◆ WHAT YOU ARE ASKED TO DO:
All entries, exactly as written, should be output again.

LISTED RECORDS START

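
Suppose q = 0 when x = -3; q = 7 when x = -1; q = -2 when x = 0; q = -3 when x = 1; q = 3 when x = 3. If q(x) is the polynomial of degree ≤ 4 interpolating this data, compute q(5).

Evaluate each Lagrange basis at x = 5:
L_0(5) = (6)·(5)·(4)·(2)/[(-2)·(-3)·(-4)·(-6)] = 5/3
L_1(5) = (8)·(5)·(4)·(2)/[(2)·(-1)·(-2)·(-4)] = -20
L_2(5) = (8)·(6)·(4)·(2)/[(3)·(1)·(-1)·(-3)] = 128/3
L_3(5) = (8)·(6)·(5)·(2)/[(4)·(2)·(1)·(-2)] = -30
L_4(5) = (8)·(6)·(5)·(4)/[(6)·(4)·(3)·(2)] = 20/3
Sum: 0 + 7·(-20) + (-2)·(128/3) + (-3)·(-30) + 3·(20/3) = -346/3

-346/3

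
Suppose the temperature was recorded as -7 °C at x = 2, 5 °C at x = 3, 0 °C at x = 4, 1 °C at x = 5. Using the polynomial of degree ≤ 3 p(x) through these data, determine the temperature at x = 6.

31

Using Newton's divided-difference form:
p[2,3] = (5 - (-7)) / (3 - 2) = 12
p[3,4] = (0 - 5) / (4 - 3) = -5
p[4,5] = (1 - 0) / (5 - 4) = 1
p[2,3,4] = (-5 - 12) / (4 - 2) = -17/2
p[3,4,5] = (1 - (-5)) / (5 - 3) = 3
p[2,3,4,5] = (3 - (-17/2)) / (5 - 2) = 23/6
p(6) = -7 + 12·(4) + (-17/2)·(4)·(3) + (23/6)·(4)·(3)·(2) = 31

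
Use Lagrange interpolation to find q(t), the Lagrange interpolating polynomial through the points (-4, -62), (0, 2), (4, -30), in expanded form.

q(t) = -3t^2 + 4t + 2

Build the Lagrange basis polynomials:
L_0(t) = t(t - 4) / [32] = (1/32)t^2 - (1/8)t
L_1(t) = (t + 4)(t - 4) / [-16] = -(1/16)t^2 + 1
L_2(t) = (t + 4)t / [32] = (1/32)t^2 + (1/8)t
q(t) = (-62)·L_0 + 2·L_1 + (-30)·L_2
  (-62)·L_0(t) = -(31/16)t^2 + (31/4)t
  2·L_1(t) = -(1/8)t^2 + 2
  (-30)·L_2(t) = -(15/16)t^2 - (15/4)t
Adding term by term: -3t^2 + 4t + 2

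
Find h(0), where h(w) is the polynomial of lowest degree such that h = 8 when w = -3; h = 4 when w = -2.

-4

L_0(0) = (2)/[(-1)] = -2
L_1(0) = (3)/[(1)] = 3
Sum: 8·(-2) + 4·(3) = -4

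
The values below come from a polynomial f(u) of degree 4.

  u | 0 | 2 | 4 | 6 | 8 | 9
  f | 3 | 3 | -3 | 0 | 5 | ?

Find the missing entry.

The 5 known values determine f uniquely (degree ≤ 4).
Evaluate each Lagrange basis at u = 9:
L_0(9) = (7)·(5)·(3)·(1)/[(-2)·(-4)·(-6)·(-8)] = 35/128
L_1(9) = (9)·(5)·(3)·(1)/[(2)·(-2)·(-4)·(-6)] = -45/32
L_2(9) = (9)·(7)·(3)·(1)/[(4)·(2)·(-2)·(-4)] = 189/64
L_3(9) = (9)·(7)·(5)·(1)/[(6)·(4)·(2)·(-2)] = -105/32
L_4(9) = (9)·(7)·(5)·(3)/[(8)·(6)·(4)·(2)] = 315/128
Sum: 3·(35/128) + 3·(-45/32) + (-3)·(189/64) + 0 + 5·(315/128) = 3/64

3/64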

LISTED RECORDS END

◆ RESULT:
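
Suppose q = 0 when x = -3; q = 7 when x = -1; q = -2 when x = 0; q = -3 when x = 1; q = 3 when x = 3. If q(x) is the polynomial of degree ≤ 4 interpolating this data, compute q(5).

Evaluate each Lagrange basis at x = 5:
L_0(5) = (6)·(5)·(4)·(2)/[(-2)·(-3)·(-4)·(-6)] = 5/3
L_1(5) = (8)·(5)·(4)·(2)/[(2)·(-1)·(-2)·(-4)] = -20
L_2(5) = (8)·(6)·(4)·(2)/[(3)·(1)·(-1)·(-3)] = 128/3
L_3(5) = (8)·(6)·(5)·(2)/[(4)·(2)·(1)·(-2)] = -30
L_4(5) = (8)·(6)·(5)·(4)/[(6)·(4)·(3)·(2)] = 20/3
Sum: 0 + 7·(-20) + (-2)·(128/3) + (-3)·(-30) + 3·(20/3) = -346/3

-346/3

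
Suppose the temperature was recorded as -7 °C at x = 2, 5 °C at x = 3, 0 °C at x = 4, 1 °C at x = 5. Using the polynomial of degree ≤ 3 p(x) through these data, determine the temperature at x = 6.

31

Using Newton's divided-difference form:
p[2,3] = (5 - (-7)) / (3 - 2) = 12
p[3,4] = (0 - 5) / (4 - 3) = -5
p[4,5] = (1 - 0) / (5 - 4) = 1
p[2,3,4] = (-5 - 12) / (4 - 2) = -17/2
p[3,4,5] = (1 - (-5)) / (5 - 3) = 3
p[2,3,4,5] = (3 - (-17/2)) / (5 - 2) = 23/6
p(6) = -7 + 12·(4) + (-17/2)·(4)·(3) + (23/6)·(4)·(3)·(2) = 31

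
Use Lagrange interpolation to find q(t), the Lagrange interpolating polynomial through the points (-4, -62), (0, 2), (4, -30), in expanded form.

q(t) = -3t^2 + 4t + 2

Build the Lagrange basis polynomials:
L_0(t) = t(t - 4) / [32] = (1/32)t^2 - (1/8)t
L_1(t) = (t + 4)(t - 4) / [-16] = -(1/16)t^2 + 1
L_2(t) = (t + 4)t / [32] = (1/32)t^2 + (1/8)t
q(t) = (-62)·L_0 + 2·L_1 + (-30)·L_2
  (-62)·L_0(t) = -(31/16)t^2 + (31/4)t
  2·L_1(t) = -(1/8)t^2 + 2
  (-30)·L_2(t) = -(15/16)t^2 - (15/4)t
Adding term by term: -3t^2 + 4t + 2

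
Find h(0), where h(w) is the polynomial of lowest degree such that h = 8 when w = -3; h = 4 when w = -2.

-4

L_0(0) = (2)/[(-1)] = -2
L_1(0) = (3)/[(1)] = 3
Sum: 8·(-2) + 4·(3) = -4

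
The values below come from a polynomial f(u) of degree 4.

  u | 0 | 2 | 4 | 6 | 8 | 9
  f | 3 | 3 | -3 | 0 | 5 | ?

Find the missing entry.

The 5 known values determine f uniquely (degree ≤ 4).
Evaluate each Lagrange basis at u = 9:
L_0(9) = (7)·(5)·(3)·(1)/[(-2)·(-4)·(-6)·(-8)] = 35/128
L_1(9) = (9)·(5)·(3)·(1)/[(2)·(-2)·(-4)·(-6)] = -45/32
L_2(9) = (9)·(7)·(3)·(1)/[(4)·(2)·(-2)·(-4)] = 189/64
L_3(9) = (9)·(7)·(5)·(1)/[(6)·(4)·(2)·(-2)] = -105/32
L_4(9) = (9)·(7)·(5)·(3)/[(8)·(6)·(4)·(2)] = 315/128
Sum: 3·(35/128) + 3·(-45/32) + (-3)·(189/64) + 0 + 5·(315/128) = 3/64

3/64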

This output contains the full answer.